About this exercise: Retype the records in full, keeping each character as it is.

Provided information:
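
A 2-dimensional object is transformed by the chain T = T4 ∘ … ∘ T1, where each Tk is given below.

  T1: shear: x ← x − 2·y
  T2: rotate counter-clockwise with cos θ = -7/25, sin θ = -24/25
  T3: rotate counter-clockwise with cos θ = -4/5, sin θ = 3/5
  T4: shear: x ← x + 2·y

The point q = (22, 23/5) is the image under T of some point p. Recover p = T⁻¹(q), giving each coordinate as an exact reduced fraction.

p = (5, -4)

T1 = [1 -2 0; 0 1 0; 0 0 1]
T2·T1 = [-7/25 38/25 0; -24/25 41/25 0; 0 0 1]
T3·…·T1 = [4/5 -11/5 0; 3/5 -2/5 0; 0 0 1]
T4·…·T1 = [2 -3 0; 3/5 -2/5 0; 0 0 1]
det M = 1; M⁻¹ = [-2/5 3 0; -3/5 2 0; 0 0 1]
M⁻¹ · (22, 23/5)ᵀ = (5, -4)ᵀ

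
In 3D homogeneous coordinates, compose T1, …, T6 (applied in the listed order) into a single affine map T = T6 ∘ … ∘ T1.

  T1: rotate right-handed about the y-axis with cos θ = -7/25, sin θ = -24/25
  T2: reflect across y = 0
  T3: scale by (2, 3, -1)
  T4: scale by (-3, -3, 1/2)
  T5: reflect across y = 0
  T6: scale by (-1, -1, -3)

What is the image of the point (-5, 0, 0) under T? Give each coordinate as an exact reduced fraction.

T(p) = (42/5, 0, -36/5)

T1 rotate right-handed about the y-axis with cos θ = -7/25, sin θ = -24/25: (-5, 0, 0) → (7/5, 0, -24/5)
T2 reflect across y = 0: (7/5, 0, -24/5) → (7/5, 0, -24/5)
T3 scale by (2, 3, -1): (7/5, 0, -24/5) → (14/5, 0, 24/5)
T4 scale by (-3, -3, 1/2): (14/5, 0, 24/5) → (-42/5, 0, 12/5)
T5 reflect across y = 0: (-42/5, 0, 12/5) → (-42/5, 0, 12/5)
T6 scale by (-1, -1, -3): (-42/5, 0, 12/5) → (42/5, 0, -36/5)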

Output below:
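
A 2-dimensional object is transformed by the chain T = T4 ∘ … ∘ T1, where each Tk is given below.

  T1: shear: x ← x − 2·y
  T2: rotate counter-clockwise with cos θ = -7/25, sin θ = -24/25
  T3: rotate counter-clockwise with cos θ = -4/5, sin θ = 3/5
  T4: shear: x ← x + 2·y

The point q = (22, 23/5) is the image under T of some point p. Recover p = T⁻¹(q), giving each coordinate as an exact reduced fraction.

p = (5, -4)

T1 = [1 -2 0; 0 1 0; 0 0 1]
T2·T1 = [-7/25 38/25 0; -24/25 41/25 0; 0 0 1]
T3·…·T1 = [4/5 -11/5 0; 3/5 -2/5 0; 0 0 1]
T4·…·T1 = [2 -3 0; 3/5 -2/5 0; 0 0 1]
det M = 1; M⁻¹ = [-2/5 3 0; -3/5 2 0; 0 0 1]
M⁻¹ · (22, 23/5)ᵀ = (5, -4)ᵀ

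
In 3D homogeneous coordinates, compose T1, …, T6 (applied in the listed order) into a single affine map T = T6 ∘ … ∘ T1.

  T1: rotate right-handed about the y-axis with cos θ = -7/25, sin θ = -24/25
  T2: reflect across y = 0
  T3: scale by (2, 3, -1)
  T4: scale by (-3, -3, 1/2)
  T5: reflect across y = 0
  T6: scale by (-1, -1, -3)

What is the image of the point (-5, 0, 0) under T? Give each coordinate as an exact reduced fraction.

T(p) = (42/5, 0, -36/5)

T1 rotate right-handed about the y-axis with cos θ = -7/25, sin θ = -24/25: (-5, 0, 0) → (7/5, 0, -24/5)
T2 reflect across y = 0: (7/5, 0, -24/5) → (7/5, 0, -24/5)
T3 scale by (2, 3, -1): (7/5, 0, -24/5) → (14/5, 0, 24/5)
T4 scale by (-3, -3, 1/2): (14/5, 0, 24/5) → (-42/5, 0, 12/5)
T5 reflect across y = 0: (-42/5, 0, 12/5) → (-42/5, 0, 12/5)
T6 scale by (-1, -1, -3): (-42/5, 0, 12/5) → (42/5, 0, -36/5)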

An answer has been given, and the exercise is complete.